» Records for the task:

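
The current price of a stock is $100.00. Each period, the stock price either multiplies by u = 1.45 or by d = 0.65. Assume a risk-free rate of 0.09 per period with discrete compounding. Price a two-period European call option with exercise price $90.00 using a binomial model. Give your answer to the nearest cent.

Risk-neutral probability p = (1 + 0.09 − 0.65)/(1.45 − 0.65) = 0.4400/0.8000 = 0.5500
Terminal stock prices: S_uu = 210.2, S_ud = 94.25, S_dd = 42.25
Terminal payoffs (S − K): max(120.2, 0) = 120.2, max(4.25, 0) = 4.25, max(-47.75, 0) = 0
Node u (S = 145): V_u = 1/1.09·[0.5500·120.2500 + 0.4500·4.2500] = 62.4312
Node d (S = 65): V_d = 1/1.09·[0.5500·4.2500 + 0.4500·0.0000] = 2.1445
Node 0 (S = 100): V_0 = 1/1.09·[0.5500·62.4312 + 0.4500·2.1445] = 32.3873

$32.39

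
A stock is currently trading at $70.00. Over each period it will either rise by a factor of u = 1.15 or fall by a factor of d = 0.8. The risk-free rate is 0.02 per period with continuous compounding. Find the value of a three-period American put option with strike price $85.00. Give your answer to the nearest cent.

$16.67

Risk-neutral probability p = (e^0.02 − 0.8)/(1.15 − 0.8) = 0.2202/0.3500 = 0.6291
Terminal stock prices: S_uuu = 106.5, S_uud = 74.06, S_udd = 51.52, S_ddd = 35.84
Terminal payoffs (K − S): max(-21.46, 0) = 0, max(10.94, 0) = 10.94, max(33.48, 0) = 33.48, max(49.16, 0) = 49.16
Node uu (S = 92.57): continuation = e^(−0.02)·[0.6291·0.0000 + 0.3709·10.9400] = 3.9768; exercise value = 0.0000 ≤ continuation, so V_uu = 3.9768
Node ud (S = 64.4): continuation = e^(−0.02)·[0.6291·10.9400 + 0.3709·33.4800] = 18.9169; exercise value = 20.6000 > continuation, so V_ud = 20.6000 (exercise)
Node dd (S = 44.8): continuation = e^(−0.02)·[0.6291·33.4800 + 0.3709·49.1600] = 38.5169; exercise value = 40.2000 > continuation, so V_dd = 40.2000 (exercise)
Node u (S = 80.5): continuation = e^(−0.02)·[0.6291·3.9768 + 0.3709·20.6000] = 9.9408; exercise value = 4.5000 ≤ continuation, so V_u = 9.9408
Node d (S = 56): continuation = e^(−0.02)·[0.6291·20.6000 + 0.3709·40.2000] = 27.3169; exercise value = 29.0000 > continuation, so V_d = 29.0000 (exercise)
Node 0 (S = 70): continuation = e^(−0.02)·[0.6291·9.9408 + 0.3709·29.0000] = 16.6721; exercise value = 15.0000 ≤ continuation, so V_0 = 16.6721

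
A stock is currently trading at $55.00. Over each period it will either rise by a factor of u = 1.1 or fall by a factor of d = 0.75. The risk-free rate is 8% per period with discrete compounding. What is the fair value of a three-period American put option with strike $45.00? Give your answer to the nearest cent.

$0.23

Risk-neutral probability p = (1 + 0.08 − 0.75)/(1.1 − 0.75) = 0.3300/0.3500 = 0.9429
Terminal stock prices: S_uuu = 73.21, S_uud = 49.91, S_udd = 34.03, S_ddd = 23.2
Terminal payoffs (K − S): max(-28.21, 0) = 0, max(-4.913, 0) = 0, max(10.97, 0) = 10.97, max(21.8, 0) = 21.8
Node uu (S = 66.55): continuation = 1/1.08·[0.9429·0.0000 + 0.0571·0.0000] = 0.0000; exercise value = 0.0000 ≤ continuation, so V_uu = 0.0000
Node ud (S = 45.38): continuation = 1/1.08·[0.9429·0.0000 + 0.0571·10.9687] = 0.5804; exercise value = 0.0000 ≤ continuation, so V_ud = 0.5804
Node dd (S = 30.94): continuation = 1/1.08·[0.9429·10.9687 + 0.0571·21.7969] = 10.7292; exercise value = 14.0625 > continuation, so V_dd = 14.0625 (exercise)
Node u (S = 60.5): continuation = 1/1.08·[0.9429·0.0000 + 0.0571·0.5804] = 0.0307; exercise value = 0.0000 ≤ continuation, so V_u = 0.0307
Node d (S = 41.25): continuation = 1/1.08·[0.9429·0.5804 + 0.0571·14.0625] = 1.2507; exercise value = 3.7500 > continuation, so V_d = 3.7500 (exercise)
Node 0 (S = 55): continuation = 1/1.08·[0.9429·0.0307 + 0.0571·3.7500] = 0.2252; exercise value = 0.0000 ≤ continuation, so V_0 = 0.2252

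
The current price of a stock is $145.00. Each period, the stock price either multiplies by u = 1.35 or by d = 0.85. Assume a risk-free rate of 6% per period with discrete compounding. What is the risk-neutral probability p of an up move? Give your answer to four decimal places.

Risk-neutral probability p = (1 + 0.06 − 0.85)/(1.35 − 0.85) = 0.2100/0.5000 = 0.4200

p = 0.4200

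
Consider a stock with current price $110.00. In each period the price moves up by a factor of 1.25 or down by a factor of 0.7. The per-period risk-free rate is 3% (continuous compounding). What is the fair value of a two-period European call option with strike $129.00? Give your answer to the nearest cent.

$14.58

Risk-neutral probability p = (e^0.03 − 0.7)/(1.25 − 0.7) = 0.3305/0.5500 = 0.6008
Terminal stock prices: S_uu = 171.9, S_ud = 96.25, S_dd = 53.9
Terminal payoffs (S − K): max(42.88, 0) = 42.88, max(-32.75, 0) = 0, max(-75.1, 0) = 0
Node u (S = 137.5): V_u = e^(−0.03)·[0.6008·42.8750 + 0.3992·0.0000] = 24.9991
Node d (S = 77): V_d = e^(−0.03)·[0.6008·0.0000 + 0.3992·0.0000] = 0.0000
Node 0 (S = 110): V_0 = e^(−0.03)·[0.6008·24.9991 + 0.3992·0.0000] = 14.5762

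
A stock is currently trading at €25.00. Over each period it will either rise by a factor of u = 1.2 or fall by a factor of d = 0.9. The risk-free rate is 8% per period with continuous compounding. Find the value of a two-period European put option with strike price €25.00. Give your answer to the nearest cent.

€0.61

Risk-neutral probability p = (e^0.08 − 0.9)/(1.2 − 0.9) = 0.1833/0.3000 = 0.6110
Terminal stock prices: S_uu = 36, S_ud = 27, S_dd = 20.25
Terminal payoffs (K − S): max(-11, 0) = 0, max(-2, 0) = 0, max(4.75, 0) = 4.75
Node u (S = 30): V_u = e^(−0.08)·[0.6110·0.0000 + 0.3890·0.0000] = 0.0000
Node d (S = 22.5): V_d = e^(−0.08)·[0.6110·0.0000 + 0.3890·4.7500] = 1.7059
Node 0 (S = 25): V_0 = e^(−0.08)·[0.6110·0.0000 + 0.3890·1.7059] = 0.6126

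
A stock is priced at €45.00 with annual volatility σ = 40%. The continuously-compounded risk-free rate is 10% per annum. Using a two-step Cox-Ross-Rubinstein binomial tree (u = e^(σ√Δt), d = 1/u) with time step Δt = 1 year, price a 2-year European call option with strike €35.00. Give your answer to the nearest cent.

€19.03

CRR parameters: u = e^(σ√Δt) = e^(0.4·√1) = 1.4918, d = 1/u = 0.6703
Per-period rate: rΔt = 0.1·1 = 0.1, so R = e^0.1 = 1.1052
Risk-neutral probability p = (e^0.1 − 0.6703)/(1.4918 − 0.6703) = 0.4349/0.8215 = 0.5293
Terminal stock prices: S_uu = 100.1, S_ud = 45, S_dd = 20.22
Terminal payoffs (S − K): max(65.15, 0) = 65.15, max(10, 0) = 10, max(-14.78, 0) = 0
Node u (S = 67.13): V_u = e^(−0.1)·[0.5293·65.1493 + 0.4707·10.0000] = 35.4628
Node d (S = 30.16): V_d = e^(−0.1)·[0.5293·10.0000 + 0.4707·0.0000] = 4.7896
Node 0 (S = 45): V_0 = e^(−0.1)·[0.5293·35.4628 + 0.4707·4.7896] = 19.0251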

» Exercise directions:
Write out the lines above exactly, but only from the one containing "A stock is priced" through the last one.

» Solution to the problem:
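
A stock is priced at €45.00 with annual volatility σ = 40%. The continuously-compounded risk-free rate is 10% per annum. Using a two-step Cox-Ross-Rubinstein binomial tree (u = e^(σ√Δt), d = 1/u) with time step Δt = 1 year, price a 2-year European call option with strike €35.00. Give your answer to the nearest cent.

€19.03

CRR parameters: u = e^(σ√Δt) = e^(0.4·√1) = 1.4918, d = 1/u = 0.6703
Per-period rate: rΔt = 0.1·1 = 0.1, so R = e^0.1 = 1.1052
Risk-neutral probability p = (e^0.1 − 0.6703)/(1.4918 − 0.6703) = 0.4349/0.8215 = 0.5293
Terminal stock prices: S_uu = 100.1, S_ud = 45, S_dd = 20.22
Terminal payoffs (S − K): max(65.15, 0) = 65.15, max(10, 0) = 10, max(-14.78, 0) = 0
Node u (S = 67.13): V_u = e^(−0.1)·[0.5293·65.1493 + 0.4707·10.0000] = 35.4628
Node d (S = 30.16): V_d = e^(−0.1)·[0.5293·10.0000 + 0.4707·0.0000] = 4.7896
Node 0 (S = 45): V_0 = e^(−0.1)·[0.5293·35.4628 + 0.4707·4.7896] = 19.0251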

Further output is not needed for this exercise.